Extracted records
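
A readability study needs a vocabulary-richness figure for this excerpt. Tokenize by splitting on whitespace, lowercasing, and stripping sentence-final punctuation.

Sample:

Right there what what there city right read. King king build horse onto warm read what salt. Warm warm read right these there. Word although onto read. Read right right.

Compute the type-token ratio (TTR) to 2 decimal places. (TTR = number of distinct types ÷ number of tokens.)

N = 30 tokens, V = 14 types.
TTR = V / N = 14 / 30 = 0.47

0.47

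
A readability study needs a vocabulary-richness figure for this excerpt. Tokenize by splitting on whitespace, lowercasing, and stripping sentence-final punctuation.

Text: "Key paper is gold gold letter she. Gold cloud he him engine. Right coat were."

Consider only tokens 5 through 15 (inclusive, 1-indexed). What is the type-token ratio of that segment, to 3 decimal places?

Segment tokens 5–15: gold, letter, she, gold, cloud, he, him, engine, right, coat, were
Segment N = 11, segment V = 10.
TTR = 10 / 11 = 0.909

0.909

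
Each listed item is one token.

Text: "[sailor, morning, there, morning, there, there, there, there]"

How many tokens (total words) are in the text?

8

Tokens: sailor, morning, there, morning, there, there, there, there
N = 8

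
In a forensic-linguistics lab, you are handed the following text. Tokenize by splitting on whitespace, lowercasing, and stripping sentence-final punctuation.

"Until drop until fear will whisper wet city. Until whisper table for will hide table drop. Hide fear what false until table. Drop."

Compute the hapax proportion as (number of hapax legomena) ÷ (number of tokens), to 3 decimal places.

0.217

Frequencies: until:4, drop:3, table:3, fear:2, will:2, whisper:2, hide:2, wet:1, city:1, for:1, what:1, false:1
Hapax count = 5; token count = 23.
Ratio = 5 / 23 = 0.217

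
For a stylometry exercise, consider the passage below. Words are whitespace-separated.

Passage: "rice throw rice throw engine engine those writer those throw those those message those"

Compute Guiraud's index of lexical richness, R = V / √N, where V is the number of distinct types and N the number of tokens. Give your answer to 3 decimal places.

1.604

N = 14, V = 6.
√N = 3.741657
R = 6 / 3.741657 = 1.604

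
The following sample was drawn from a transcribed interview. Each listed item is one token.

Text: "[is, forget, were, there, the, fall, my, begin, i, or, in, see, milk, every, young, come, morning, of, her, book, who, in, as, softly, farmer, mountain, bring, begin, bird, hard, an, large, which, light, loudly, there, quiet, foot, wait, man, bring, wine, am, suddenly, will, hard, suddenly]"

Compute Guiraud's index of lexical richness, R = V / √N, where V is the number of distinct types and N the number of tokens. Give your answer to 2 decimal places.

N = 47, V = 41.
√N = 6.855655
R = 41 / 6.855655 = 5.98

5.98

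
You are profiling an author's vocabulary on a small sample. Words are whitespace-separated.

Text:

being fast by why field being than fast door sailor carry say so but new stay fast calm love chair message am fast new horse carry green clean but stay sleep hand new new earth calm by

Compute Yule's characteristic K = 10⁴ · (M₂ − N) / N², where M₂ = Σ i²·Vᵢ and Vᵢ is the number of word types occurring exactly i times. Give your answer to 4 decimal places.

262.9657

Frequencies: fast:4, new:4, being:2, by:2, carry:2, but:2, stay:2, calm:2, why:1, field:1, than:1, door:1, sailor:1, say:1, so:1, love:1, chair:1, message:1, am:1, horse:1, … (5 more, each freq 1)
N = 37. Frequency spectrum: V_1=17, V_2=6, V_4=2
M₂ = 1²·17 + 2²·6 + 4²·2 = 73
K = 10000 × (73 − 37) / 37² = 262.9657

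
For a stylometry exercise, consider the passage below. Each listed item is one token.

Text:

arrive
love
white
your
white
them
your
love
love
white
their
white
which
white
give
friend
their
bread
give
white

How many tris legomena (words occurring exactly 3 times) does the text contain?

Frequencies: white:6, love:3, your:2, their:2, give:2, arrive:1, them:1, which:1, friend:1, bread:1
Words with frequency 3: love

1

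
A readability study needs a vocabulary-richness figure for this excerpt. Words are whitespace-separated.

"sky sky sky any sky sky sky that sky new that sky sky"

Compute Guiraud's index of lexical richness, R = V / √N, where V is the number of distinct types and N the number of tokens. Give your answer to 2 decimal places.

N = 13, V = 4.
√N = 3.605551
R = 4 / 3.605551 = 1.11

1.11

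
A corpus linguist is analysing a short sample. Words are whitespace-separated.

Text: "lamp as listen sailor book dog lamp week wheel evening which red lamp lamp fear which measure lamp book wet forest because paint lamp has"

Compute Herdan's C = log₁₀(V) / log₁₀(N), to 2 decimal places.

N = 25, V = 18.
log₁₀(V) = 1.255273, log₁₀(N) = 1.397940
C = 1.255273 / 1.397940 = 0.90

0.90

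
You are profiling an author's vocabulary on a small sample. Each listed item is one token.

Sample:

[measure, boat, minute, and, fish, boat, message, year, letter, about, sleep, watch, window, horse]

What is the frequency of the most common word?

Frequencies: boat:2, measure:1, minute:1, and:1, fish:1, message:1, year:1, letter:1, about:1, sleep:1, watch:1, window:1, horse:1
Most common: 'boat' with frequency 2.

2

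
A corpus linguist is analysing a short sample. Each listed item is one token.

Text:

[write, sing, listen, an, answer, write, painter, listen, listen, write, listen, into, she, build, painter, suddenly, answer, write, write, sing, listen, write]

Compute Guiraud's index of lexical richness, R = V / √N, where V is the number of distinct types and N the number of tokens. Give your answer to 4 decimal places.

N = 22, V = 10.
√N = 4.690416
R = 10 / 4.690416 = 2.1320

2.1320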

#### [What you should do]
Repeat each line of the data exactly as it appears above.

#### [Result of the task]
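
A readability study needs a vocabulary-richness figure for this excerpt. Tokenize by splitting on whitespace, lowercasing, and stripping sentence-final punctuation.

Sample:

Right there what what there city right read. King king build horse onto warm read what salt. Warm warm read right these there. Word although onto read. Read right right.

Compute the type-token ratio (TTR) to 2 decimal places. (TTR = number of distinct types ÷ number of tokens.)

N = 30 tokens, V = 14 types.
TTR = V / N = 14 / 30 = 0.47

0.47

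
A readability study needs a vocabulary-richness figure for this excerpt. Tokenize by splitting on whitespace, lowercasing, and stripping sentence-final punctuation.

Text: "Key paper is gold gold letter she. Gold cloud he him engine. Right coat were."

Consider only tokens 5 through 15 (inclusive, 1-indexed). What is the type-token ratio of that segment, to 3 decimal places?

Segment tokens 5–15: gold, letter, she, gold, cloud, he, him, engine, right, coat, were
Segment N = 11, segment V = 10.
TTR = 10 / 11 = 0.909

0.909

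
Each listed item is one token.

Text: "[sailor, morning, there, morning, there, there, there, there]"

How many tokens (total words) are in the text?

8

Tokens: sailor, morning, there, morning, there, there, there, there
N = 8

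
In a forensic-linguistics lab, you are handed the following text. Tokenize by splitting on whitespace, lowercasing, and stripping sentence-final punctuation.

"Until drop until fear will whisper wet city. Until whisper table for will hide table drop. Hide fear what false until table. Drop."

Compute the hapax proportion as (number of hapax legomena) ÷ (number of tokens), to 3 decimal places.

0.217

Frequencies: until:4, drop:3, table:3, fear:2, will:2, whisper:2, hide:2, wet:1, city:1, for:1, what:1, false:1
Hapax count = 5; token count = 23.
Ratio = 5 / 23 = 0.217

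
For a stylometry exercise, consider the passage below. Words are whitespace-separated.

Passage: "rice throw rice throw engine engine those writer those throw those those message those"

Compute Guiraud's index of lexical richness, R = V / √N, where V is the number of distinct types and N the number of tokens. Give your answer to 3 decimal places.

1.604

N = 14, V = 6.
√N = 3.741657
R = 6 / 3.741657 = 1.604

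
The following sample was drawn from a transcribed interview. Each listed item is one token.

Text: "[is, forget, were, there, the, fall, my, begin, i, or, in, see, milk, every, young, come, morning, of, her, book, who, in, as, softly, farmer, mountain, bring, begin, bird, hard, an, large, which, light, loudly, there, quiet, foot, wait, man, bring, wine, am, suddenly, will, hard, suddenly]"

Compute Guiraud's index of lexical richness, R = V / √N, where V is the number of distinct types and N the number of tokens. Give your answer to 2 decimal places.

N = 47, V = 41.
√N = 6.855655
R = 41 / 6.855655 = 5.98

5.98

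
You are profiling an author's vocabulary on a small sample. Words are whitespace-separated.

Text:

being fast by why field being than fast door sailor carry say so but new stay fast calm love chair message am fast new horse carry green clean but stay sleep hand new new earth calm by

Compute Yule's characteristic K = 10⁴ · (M₂ − N) / N², where M₂ = Σ i²·Vᵢ and Vᵢ is the number of word types occurring exactly i times. Give your answer to 4 decimal places.

262.9657

Frequencies: fast:4, new:4, being:2, by:2, carry:2, but:2, stay:2, calm:2, why:1, field:1, than:1, door:1, sailor:1, say:1, so:1, love:1, chair:1, message:1, am:1, horse:1, … (5 more, each freq 1)
N = 37. Frequency spectrum: V_1=17, V_2=6, V_4=2
M₂ = 1²·17 + 2²·6 + 4²·2 = 73
K = 10000 × (73 − 37) / 37² = 262.9657

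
For a stylometry exercise, consider the passage below. Each listed item is one token.

Text:

arrive
love
white
your
white
them
your
love
love
white
their
white
which
white
give
friend
their
bread
give
white

How many tris legomena (words occurring exactly 3 times) does the text contain?

Frequencies: white:6, love:3, your:2, their:2, give:2, arrive:1, them:1, which:1, friend:1, bread:1
Words with frequency 3: love

1

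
A readability study needs a vocabulary-richness figure for this excerpt. Words are whitespace-separated.

"sky sky sky any sky sky sky that sky new that sky sky"

Compute Guiraud's index of lexical richness, R = V / √N, where V is the number of distinct types and N the number of tokens. Give your answer to 2 decimal places.

N = 13, V = 4.
√N = 3.605551
R = 4 / 3.605551 = 1.11

1.11

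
A corpus linguist is analysing a short sample. Words are whitespace-separated.

Text: "lamp as listen sailor book dog lamp week wheel evening which red lamp lamp fear which measure lamp book wet forest because paint lamp has"

Compute Herdan's C = log₁₀(V) / log₁₀(N), to 2 decimal places.

N = 25, V = 18.
log₁₀(V) = 1.255273, log₁₀(N) = 1.397940
C = 1.255273 / 1.397940 = 0.90

0.90

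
You are profiling an author's vocabulary on a small sample. Each listed item is one token.

Sample:

[measure, boat, minute, and, fish, boat, message, year, letter, about, sleep, watch, window, horse]

What is the frequency of the most common word?

Frequencies: boat:2, measure:1, minute:1, and:1, fish:1, message:1, year:1, letter:1, about:1, sleep:1, watch:1, window:1, horse:1
Most common: 'boat' with frequency 2.

2

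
A corpus linguist is analysing a short sample. Each listed item is one token.

Text:

[write, sing, listen, an, answer, write, painter, listen, listen, write, listen, into, she, build, painter, suddenly, answer, write, write, sing, listen, write]

Compute Guiraud's index of lexical richness, R = V / √N, where V is the number of distinct types and N the number of tokens. Give your answer to 4 decimal places.

N = 22, V = 10.
√N = 4.690416
R = 10 / 4.690416 = 2.1320

2.1320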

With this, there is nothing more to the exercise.